[Collected data]

● ● ●

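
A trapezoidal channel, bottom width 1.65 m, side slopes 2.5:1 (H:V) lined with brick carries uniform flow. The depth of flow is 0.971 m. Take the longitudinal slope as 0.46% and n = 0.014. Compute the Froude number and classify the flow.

supercritical

With bottom width b = 1.65 m and side slope z = 2.5: A = (b + zy)y = (1.65 + 2.5×0.971)×0.971 = 3.959 m²; P = b + 2y√(1+z²) = 1.65 + 2×0.971×2.693 = 6.879 m.
Hydraulic radius R = A/P = 3.959/6.879 = 0.5756 m.
V = (1/n) R^(2/3) √S = (1/0.014) × 0.5756^(2/3) × √0.0046 = 3.352 m/s. Hydraulic depth D_h = A/T = 3.959/6.505 = 0.6086 m.
Froude number Fr = V/√(g·D_h) = 3.352/√(9.81×0.6086) = 1.37, which is greater than 1, so the flow is supercritical.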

● ● ●

_What the task requires:_ All of the entries above need to be retyped exactly.

_Your solution:_
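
A trapezoidal channel, bottom width 1.65 m, side slopes 2.5:1 (H:V) lined with brick carries uniform flow. The depth of flow is 0.971 m. Take the longitudinal slope as 0.46% and n = 0.014. Compute the Froude number and classify the flow.

supercritical

With bottom width b = 1.65 m and side slope z = 2.5: A = (b + zy)y = (1.65 + 2.5×0.971)×0.971 = 3.959 m²; P = b + 2y√(1+z²) = 1.65 + 2×0.971×2.693 = 6.879 m.
Hydraulic radius R = A/P = 3.959/6.879 = 0.5756 m.
V = (1/n) R^(2/3) √S = (1/0.014) × 0.5756^(2/3) × √0.0046 = 3.352 m/s. Hydraulic depth D_h = A/T = 3.959/6.505 = 0.6086 m.
Froude number Fr = V/√(g·D_h) = 3.352/√(9.81×0.6086) = 1.37, which is greater than 1, so the flow is supercritical.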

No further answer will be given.